(Records provided)

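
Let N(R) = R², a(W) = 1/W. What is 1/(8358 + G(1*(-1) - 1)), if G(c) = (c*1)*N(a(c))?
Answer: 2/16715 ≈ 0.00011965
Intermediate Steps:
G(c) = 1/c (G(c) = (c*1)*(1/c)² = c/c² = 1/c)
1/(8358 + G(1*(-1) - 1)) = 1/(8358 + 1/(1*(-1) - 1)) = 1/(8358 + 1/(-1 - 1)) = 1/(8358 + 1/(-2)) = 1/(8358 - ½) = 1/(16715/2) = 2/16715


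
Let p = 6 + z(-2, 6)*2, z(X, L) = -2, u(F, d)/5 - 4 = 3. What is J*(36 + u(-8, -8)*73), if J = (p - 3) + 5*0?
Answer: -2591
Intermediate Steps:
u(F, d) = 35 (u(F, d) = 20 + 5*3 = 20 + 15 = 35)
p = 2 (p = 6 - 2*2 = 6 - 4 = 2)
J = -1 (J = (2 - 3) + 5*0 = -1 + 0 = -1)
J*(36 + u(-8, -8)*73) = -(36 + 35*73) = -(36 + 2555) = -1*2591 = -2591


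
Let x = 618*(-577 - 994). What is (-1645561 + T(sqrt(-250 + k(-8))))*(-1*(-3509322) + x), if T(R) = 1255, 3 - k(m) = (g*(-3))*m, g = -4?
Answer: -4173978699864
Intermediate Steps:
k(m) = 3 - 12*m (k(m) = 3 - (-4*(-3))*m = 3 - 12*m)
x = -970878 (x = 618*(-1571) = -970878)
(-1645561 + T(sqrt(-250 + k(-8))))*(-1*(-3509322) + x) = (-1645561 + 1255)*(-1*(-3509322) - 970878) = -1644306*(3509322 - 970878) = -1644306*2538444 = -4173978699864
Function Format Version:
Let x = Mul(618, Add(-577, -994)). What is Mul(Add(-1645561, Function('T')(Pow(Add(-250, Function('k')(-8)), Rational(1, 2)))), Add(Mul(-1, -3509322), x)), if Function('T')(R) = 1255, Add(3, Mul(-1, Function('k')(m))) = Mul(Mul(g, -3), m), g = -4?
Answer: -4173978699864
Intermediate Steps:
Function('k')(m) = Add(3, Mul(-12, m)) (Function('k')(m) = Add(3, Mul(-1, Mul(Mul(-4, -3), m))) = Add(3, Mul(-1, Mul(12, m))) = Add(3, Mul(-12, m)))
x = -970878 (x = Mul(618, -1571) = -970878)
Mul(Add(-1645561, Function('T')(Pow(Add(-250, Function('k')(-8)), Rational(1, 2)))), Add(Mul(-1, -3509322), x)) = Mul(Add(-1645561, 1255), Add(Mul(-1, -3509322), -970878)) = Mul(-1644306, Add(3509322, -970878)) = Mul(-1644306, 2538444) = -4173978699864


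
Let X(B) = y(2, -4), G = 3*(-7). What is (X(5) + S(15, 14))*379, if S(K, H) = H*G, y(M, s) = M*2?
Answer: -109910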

(End Records provided)

What the task requires: Return all the data above, unaltered and complete.

Written answer:
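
Let N(R) = R², a(W) = 1/W. What is 1/(8358 + G(1*(-1) - 1)), if G(c) = (c*1)*N(a(c))?
Answer: 2/16715 ≈ 0.00011965
Intermediate Steps:
G(c) = 1/c (G(c) = (c*1)*(1/c)² = c/c² = 1/c)
1/(8358 + G(1*(-1) - 1)) = 1/(8358 + 1/(1*(-1) - 1)) = 1/(8358 + 1/(-1 - 1)) = 1/(8358 + 1/(-2)) = 1/(8358 - ½) = 1/(16715/2) = 2/16715


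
Let p = 6 + z(-2, 6)*2, z(X, L) = -2, u(F, d)/5 - 4 = 3. What is J*(36 + u(-8, -8)*73), if J = (p - 3) + 5*0?
Answer: -2591
Intermediate Steps:
u(F, d) = 35 (u(F, d) = 20 + 5*3 = 20 + 15 = 35)
p = 2 (p = 6 - 2*2 = 6 - 4 = 2)
J = -1 (J = (2 - 3) + 5*0 = -1 + 0 = -1)
J*(36 + u(-8, -8)*73) = -(36 + 35*73) = -(36 + 2555) = -1*2591 = -2591


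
Let x = 618*(-577 - 994). What is (-1645561 + T(sqrt(-250 + k(-8))))*(-1*(-3509322) + x), if T(R) = 1255, 3 - k(m) = (g*(-3))*m, g = -4?
Answer: -4173978699864
Intermediate Steps:
k(m) = 3 - 12*m (k(m) = 3 - (-4*(-3))*m = 3 - 12*m)
x = -970878 (x = 618*(-1571) = -970878)
(-1645561 + T(sqrt(-250 + k(-8))))*(-1*(-3509322) + x) = (-1645561 + 1255)*(-1*(-3509322) - 970878) = -1644306*(3509322 - 970878) = -1644306*2538444 = -4173978699864
Function Format Version:
Let x = Mul(618, Add(-577, -994)). What is Mul(Add(-1645561, Function('T')(Pow(Add(-250, Function('k')(-8)), Rational(1, 2)))), Add(Mul(-1, -3509322), x)), if Function('T')(R) = 1255, Add(3, Mul(-1, Function('k')(m))) = Mul(Mul(g, -3), m), g = -4?
Answer: -4173978699864
Intermediate Steps:
Function('k')(m) = Add(3, Mul(-12, m)) (Function('k')(m) = Add(3, Mul(-1, Mul(Mul(-4, -3), m))) = Add(3, Mul(-1, Mul(12, m))) = Add(3, Mul(-12, m)))
x = -970878 (x = Mul(618, -1571) = -970878)
Mul(Add(-1645561, Function('T')(Pow(Add(-250, Function('k')(-8)), Rational(1, 2)))), Add(Mul(-1, -3509322), x)) = Mul(Add(-1645561, 1255), Add(Mul(-1, -3509322), -970878)) = Mul(-1644306, Add(3509322, -970878)) = Mul(-1644306, 2538444) = -4173978699864


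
Let X(B) = y(2, -4), G = 3*(-7). What is (X(5) + S(15, 14))*379, if S(K, H) = H*G, y(M, s) = M*2?
Answer: -109910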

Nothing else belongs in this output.